**PROBLEM TO SOLVE:** Wherever a line of the records contains "drawing", copy that line.

Records from a data source

========================

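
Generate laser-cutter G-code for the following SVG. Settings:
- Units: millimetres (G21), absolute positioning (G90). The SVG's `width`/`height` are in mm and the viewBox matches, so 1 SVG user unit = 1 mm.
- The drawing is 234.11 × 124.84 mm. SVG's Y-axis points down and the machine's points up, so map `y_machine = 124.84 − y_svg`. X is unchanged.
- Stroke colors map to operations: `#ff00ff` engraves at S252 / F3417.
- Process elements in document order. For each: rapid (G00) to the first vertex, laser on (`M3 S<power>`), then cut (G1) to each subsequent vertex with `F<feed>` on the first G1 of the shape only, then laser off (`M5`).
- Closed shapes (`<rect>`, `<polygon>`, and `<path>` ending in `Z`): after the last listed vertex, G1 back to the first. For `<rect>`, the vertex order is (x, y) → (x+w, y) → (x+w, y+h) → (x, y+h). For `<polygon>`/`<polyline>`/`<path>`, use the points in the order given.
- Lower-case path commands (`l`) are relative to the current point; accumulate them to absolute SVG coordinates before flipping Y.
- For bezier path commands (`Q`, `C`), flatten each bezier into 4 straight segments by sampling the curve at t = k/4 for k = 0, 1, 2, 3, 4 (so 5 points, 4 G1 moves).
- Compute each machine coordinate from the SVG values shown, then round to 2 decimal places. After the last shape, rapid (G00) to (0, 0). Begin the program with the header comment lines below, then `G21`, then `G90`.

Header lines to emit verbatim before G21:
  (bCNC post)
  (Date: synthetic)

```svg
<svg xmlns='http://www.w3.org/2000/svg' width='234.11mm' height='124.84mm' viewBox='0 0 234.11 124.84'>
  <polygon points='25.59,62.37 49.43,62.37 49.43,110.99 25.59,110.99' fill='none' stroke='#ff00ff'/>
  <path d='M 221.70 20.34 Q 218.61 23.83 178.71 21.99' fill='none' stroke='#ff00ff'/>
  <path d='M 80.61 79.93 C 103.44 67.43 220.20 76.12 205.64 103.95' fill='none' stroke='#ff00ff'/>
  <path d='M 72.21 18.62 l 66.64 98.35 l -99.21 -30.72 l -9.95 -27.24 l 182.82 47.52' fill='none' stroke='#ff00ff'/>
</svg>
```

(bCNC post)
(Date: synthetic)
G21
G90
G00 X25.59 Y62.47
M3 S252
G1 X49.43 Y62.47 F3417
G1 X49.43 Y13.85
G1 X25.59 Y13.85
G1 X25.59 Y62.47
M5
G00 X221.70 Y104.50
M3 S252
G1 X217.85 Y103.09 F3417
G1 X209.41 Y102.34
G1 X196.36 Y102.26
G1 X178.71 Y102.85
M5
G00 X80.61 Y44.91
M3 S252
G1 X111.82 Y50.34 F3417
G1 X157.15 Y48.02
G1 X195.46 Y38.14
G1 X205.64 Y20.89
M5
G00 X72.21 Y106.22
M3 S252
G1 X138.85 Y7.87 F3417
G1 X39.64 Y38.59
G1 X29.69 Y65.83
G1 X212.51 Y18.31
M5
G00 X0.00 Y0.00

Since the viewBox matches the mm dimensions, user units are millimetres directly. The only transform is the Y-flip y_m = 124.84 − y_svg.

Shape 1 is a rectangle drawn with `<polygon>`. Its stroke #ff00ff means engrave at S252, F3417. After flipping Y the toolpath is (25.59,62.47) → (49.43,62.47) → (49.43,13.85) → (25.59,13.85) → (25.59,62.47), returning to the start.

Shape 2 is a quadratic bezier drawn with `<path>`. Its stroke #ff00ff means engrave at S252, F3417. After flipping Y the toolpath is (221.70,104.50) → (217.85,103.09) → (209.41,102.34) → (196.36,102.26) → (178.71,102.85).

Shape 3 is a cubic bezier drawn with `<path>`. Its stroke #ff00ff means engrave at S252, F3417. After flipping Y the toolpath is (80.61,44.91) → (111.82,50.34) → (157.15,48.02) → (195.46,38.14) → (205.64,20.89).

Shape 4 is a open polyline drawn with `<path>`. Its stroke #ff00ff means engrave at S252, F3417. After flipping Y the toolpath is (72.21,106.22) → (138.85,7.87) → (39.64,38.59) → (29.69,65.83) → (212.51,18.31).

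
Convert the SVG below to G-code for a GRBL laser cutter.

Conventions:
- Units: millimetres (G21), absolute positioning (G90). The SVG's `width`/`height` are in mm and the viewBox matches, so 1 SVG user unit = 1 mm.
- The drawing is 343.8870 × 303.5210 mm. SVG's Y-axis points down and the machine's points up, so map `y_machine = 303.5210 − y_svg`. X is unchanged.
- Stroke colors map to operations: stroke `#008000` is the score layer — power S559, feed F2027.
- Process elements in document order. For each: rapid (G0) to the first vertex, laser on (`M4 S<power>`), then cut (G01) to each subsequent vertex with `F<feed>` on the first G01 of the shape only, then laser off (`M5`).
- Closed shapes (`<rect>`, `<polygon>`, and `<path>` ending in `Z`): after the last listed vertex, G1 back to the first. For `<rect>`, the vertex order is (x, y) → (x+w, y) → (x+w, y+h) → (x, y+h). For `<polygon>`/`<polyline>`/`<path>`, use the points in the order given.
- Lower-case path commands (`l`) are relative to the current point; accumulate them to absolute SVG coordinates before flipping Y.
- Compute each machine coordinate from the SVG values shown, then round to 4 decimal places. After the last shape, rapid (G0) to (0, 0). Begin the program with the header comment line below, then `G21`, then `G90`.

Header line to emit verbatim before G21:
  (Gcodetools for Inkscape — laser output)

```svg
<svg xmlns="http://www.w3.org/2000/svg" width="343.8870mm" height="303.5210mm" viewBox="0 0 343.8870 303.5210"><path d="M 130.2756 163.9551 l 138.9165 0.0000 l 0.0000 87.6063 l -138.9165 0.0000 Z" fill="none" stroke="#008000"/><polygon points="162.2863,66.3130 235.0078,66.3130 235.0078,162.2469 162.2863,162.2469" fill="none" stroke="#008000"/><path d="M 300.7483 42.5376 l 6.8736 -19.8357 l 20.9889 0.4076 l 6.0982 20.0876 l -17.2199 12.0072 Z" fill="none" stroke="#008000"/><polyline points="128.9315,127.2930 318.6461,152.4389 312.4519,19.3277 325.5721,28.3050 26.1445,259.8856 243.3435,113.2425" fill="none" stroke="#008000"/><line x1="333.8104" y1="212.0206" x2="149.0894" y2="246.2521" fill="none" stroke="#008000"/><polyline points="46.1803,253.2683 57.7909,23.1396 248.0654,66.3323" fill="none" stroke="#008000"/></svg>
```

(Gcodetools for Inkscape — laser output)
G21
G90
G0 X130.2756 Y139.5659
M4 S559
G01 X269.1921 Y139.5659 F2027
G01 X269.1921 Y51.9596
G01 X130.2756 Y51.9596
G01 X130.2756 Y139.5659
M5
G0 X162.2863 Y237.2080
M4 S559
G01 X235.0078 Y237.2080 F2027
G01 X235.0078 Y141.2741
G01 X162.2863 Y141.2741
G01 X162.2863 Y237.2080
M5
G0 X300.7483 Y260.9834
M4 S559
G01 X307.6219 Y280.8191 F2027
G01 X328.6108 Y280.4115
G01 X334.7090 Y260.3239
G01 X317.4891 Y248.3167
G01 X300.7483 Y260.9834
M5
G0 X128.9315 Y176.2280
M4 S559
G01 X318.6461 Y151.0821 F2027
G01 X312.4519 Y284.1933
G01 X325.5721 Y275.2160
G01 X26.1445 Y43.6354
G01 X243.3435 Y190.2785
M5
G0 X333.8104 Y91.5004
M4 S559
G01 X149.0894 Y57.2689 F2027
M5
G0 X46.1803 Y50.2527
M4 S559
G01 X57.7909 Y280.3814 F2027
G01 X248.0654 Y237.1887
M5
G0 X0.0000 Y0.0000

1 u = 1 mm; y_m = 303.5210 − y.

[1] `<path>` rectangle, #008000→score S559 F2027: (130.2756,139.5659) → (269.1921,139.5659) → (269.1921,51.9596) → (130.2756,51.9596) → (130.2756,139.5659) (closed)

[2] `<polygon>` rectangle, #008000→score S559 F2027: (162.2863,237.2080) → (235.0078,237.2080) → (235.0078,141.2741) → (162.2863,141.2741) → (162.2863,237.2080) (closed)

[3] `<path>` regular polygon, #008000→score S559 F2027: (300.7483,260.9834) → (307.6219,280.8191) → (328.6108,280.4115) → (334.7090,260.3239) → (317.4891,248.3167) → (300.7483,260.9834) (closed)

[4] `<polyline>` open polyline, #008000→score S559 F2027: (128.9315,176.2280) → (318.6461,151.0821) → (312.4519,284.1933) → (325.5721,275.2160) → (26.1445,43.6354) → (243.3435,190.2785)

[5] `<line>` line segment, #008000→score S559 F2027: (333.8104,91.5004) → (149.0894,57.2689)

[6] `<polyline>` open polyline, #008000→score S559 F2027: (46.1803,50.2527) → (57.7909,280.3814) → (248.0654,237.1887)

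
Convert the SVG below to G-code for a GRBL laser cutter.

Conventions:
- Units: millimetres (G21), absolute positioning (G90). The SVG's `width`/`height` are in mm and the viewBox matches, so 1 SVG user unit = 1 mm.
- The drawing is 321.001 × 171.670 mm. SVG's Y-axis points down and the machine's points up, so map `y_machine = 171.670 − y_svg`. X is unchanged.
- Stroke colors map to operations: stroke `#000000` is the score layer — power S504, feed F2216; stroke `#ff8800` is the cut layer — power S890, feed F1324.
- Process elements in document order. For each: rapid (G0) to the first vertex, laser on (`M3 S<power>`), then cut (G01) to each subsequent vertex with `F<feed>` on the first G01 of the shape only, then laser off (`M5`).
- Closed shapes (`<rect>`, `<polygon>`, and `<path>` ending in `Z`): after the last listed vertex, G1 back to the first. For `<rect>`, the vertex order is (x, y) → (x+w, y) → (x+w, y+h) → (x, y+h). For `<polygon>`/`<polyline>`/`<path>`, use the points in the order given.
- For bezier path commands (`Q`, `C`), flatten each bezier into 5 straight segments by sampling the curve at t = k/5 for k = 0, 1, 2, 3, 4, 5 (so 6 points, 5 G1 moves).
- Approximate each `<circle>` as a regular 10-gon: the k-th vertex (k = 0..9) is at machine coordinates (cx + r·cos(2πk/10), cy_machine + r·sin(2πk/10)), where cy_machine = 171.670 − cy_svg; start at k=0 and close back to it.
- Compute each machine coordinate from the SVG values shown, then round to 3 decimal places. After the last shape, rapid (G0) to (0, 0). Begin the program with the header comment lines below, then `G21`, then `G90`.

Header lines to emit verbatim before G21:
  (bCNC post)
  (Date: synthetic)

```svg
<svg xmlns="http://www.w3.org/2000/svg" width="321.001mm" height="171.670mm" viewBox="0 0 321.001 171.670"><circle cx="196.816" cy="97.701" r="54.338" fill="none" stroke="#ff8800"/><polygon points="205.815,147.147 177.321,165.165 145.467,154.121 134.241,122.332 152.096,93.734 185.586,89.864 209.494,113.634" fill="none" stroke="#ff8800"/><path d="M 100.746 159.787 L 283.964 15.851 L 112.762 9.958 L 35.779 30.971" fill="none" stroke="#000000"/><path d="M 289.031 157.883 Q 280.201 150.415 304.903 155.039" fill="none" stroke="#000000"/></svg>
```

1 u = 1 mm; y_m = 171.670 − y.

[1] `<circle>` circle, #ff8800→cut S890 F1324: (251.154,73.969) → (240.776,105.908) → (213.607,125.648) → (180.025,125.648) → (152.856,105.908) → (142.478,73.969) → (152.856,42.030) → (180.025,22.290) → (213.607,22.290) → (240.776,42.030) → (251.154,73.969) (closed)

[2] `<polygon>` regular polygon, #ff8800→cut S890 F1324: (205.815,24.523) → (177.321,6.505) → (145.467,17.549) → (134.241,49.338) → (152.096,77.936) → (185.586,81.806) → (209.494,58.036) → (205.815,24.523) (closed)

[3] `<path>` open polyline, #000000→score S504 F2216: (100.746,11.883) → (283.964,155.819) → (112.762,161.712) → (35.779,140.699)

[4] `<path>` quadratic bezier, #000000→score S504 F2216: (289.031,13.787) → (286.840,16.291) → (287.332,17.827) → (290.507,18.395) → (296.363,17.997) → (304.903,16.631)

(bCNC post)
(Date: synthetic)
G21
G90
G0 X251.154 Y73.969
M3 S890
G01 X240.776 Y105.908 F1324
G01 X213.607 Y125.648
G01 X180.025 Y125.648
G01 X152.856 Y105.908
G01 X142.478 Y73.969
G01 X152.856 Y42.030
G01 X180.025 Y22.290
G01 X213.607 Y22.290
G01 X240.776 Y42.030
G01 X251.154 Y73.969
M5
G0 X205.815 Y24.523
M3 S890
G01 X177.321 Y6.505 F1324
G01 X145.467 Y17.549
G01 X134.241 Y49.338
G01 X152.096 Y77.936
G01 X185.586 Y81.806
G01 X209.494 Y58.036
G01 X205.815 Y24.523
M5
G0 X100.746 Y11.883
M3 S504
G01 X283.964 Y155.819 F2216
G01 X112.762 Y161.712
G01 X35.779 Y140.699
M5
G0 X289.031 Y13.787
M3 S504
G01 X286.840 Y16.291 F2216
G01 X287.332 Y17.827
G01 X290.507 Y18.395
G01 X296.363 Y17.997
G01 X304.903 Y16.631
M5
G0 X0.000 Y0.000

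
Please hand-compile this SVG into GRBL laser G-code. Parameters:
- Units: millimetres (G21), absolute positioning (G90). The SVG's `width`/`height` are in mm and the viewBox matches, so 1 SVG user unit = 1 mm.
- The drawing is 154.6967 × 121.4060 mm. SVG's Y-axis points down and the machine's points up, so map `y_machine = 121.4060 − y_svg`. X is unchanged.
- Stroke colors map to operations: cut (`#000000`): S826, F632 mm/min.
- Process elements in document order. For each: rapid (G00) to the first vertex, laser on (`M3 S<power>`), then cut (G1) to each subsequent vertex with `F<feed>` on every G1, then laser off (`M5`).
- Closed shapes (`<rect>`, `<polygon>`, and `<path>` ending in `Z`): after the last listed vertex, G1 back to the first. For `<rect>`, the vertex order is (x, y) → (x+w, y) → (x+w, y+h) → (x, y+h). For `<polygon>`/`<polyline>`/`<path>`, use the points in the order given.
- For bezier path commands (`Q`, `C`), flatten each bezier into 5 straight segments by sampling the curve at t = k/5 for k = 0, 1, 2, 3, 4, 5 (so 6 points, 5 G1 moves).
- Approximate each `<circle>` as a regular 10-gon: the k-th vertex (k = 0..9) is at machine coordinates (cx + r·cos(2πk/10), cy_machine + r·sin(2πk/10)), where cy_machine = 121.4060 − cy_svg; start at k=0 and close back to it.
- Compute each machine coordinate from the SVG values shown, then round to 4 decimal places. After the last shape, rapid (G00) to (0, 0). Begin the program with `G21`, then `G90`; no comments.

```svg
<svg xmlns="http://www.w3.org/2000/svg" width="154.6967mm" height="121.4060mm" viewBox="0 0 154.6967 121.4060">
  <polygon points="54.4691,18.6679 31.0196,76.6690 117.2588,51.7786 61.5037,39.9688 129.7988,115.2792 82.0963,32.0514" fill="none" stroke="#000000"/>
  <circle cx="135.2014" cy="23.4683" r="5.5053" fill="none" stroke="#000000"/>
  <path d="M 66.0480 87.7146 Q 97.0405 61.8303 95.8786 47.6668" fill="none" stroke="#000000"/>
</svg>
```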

========================

**EXERCISE ANSWER:**
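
- The drawing is 234.11 × 124.84 mm. SVG's Y-axis points down and the machine's points up, so map `y_machine = 124.84 − y_svg`. X is unchanged.
- The drawing is 343.8870 × 303.5210 mm. SVG's Y-axis points down and the machine's points up, so map `y_machine = 303.5210 − y_svg`. X is unchanged.
- The drawing is 321.001 × 171.670 mm. SVG's Y-axis points down and the machine's points up, so map `y_machine = 171.670 − y_svg`. X is unchanged.
- The drawing is 154.6967 × 121.4060 mm. SVG's Y-axis points down and the machine's points up, so map `y_machine = 121.4060 − y_svg`. X is unchanged.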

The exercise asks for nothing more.